--- INPUT RECORDS Enclosed Below ---

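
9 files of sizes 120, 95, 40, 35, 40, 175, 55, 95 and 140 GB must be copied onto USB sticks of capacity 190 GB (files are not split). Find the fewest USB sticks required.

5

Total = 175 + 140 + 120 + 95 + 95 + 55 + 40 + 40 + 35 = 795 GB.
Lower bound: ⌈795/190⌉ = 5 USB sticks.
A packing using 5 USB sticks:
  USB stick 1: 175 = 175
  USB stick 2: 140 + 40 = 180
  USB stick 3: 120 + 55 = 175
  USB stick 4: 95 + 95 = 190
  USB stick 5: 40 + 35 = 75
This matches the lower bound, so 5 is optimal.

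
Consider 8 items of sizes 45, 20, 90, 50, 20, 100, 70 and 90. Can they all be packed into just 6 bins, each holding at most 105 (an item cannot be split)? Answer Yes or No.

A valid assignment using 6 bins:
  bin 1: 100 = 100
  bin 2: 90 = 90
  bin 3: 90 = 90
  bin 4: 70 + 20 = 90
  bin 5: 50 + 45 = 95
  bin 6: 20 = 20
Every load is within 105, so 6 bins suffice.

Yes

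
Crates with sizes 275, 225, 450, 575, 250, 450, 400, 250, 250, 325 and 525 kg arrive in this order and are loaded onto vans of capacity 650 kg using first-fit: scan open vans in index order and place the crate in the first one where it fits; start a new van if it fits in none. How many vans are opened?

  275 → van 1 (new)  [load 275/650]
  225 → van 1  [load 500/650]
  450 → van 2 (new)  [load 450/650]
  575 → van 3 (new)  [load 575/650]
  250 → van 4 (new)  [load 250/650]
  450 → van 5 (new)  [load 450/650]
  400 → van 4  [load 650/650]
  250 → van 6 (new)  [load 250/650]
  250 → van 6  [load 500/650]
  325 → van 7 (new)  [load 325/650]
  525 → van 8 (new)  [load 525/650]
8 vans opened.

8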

--- End of Enclosed INPUT RECORDS ---

» **THE PROBLEM**: Please return every line of the data, unaltered.

» **EXPECTED OUTPUT**:
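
9 files of sizes 120, 95, 40, 35, 40, 175, 55, 95 and 140 GB must be copied onto USB sticks of capacity 190 GB (files are not split). Find the fewest USB sticks required.

5

Total = 175 + 140 + 120 + 95 + 95 + 55 + 40 + 40 + 35 = 795 GB.
Lower bound: ⌈795/190⌉ = 5 USB sticks.
A packing using 5 USB sticks:
  USB stick 1: 175 = 175
  USB stick 2: 140 + 40 = 180
  USB stick 3: 120 + 55 = 175
  USB stick 4: 95 + 95 = 190
  USB stick 5: 40 + 35 = 75
This matches the lower bound, so 5 is optimal.

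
Consider 8 items of sizes 45, 20, 90, 50, 20, 100, 70 and 90. Can they all be packed into just 6 bins, each holding at most 105 (an item cannot be split)? Answer Yes or No.

A valid assignment using 6 bins:
  bin 1: 100 = 100
  bin 2: 90 = 90
  bin 3: 90 = 90
  bin 4: 70 + 20 = 90
  bin 5: 50 + 45 = 95
  bin 6: 20 = 20
Every load is within 105, so 6 bins suffice.

Yes

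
Crates with sizes 275, 225, 450, 575, 250, 450, 400, 250, 250, 325 and 525 kg arrive in this order and are loaded onto vans of capacity 650 kg using first-fit: scan open vans in index order and place the crate in the first one where it fits; start a new van if it fits in none. How many vans are opened?

  275 → van 1 (new)  [load 275/650]
  225 → van 1  [load 500/650]
  450 → van 2 (new)  [load 450/650]
  575 → van 3 (new)  [load 575/650]
  250 → van 4 (new)  [load 250/650]
  450 → van 5 (new)  [load 450/650]
  400 → van 4  [load 650/650]
  250 → van 6 (new)  [load 250/650]
  250 → van 6  [load 500/650]
  325 → van 7 (new)  [load 325/650]
  525 → van 8 (new)  [load 525/650]
8 vans opened.

8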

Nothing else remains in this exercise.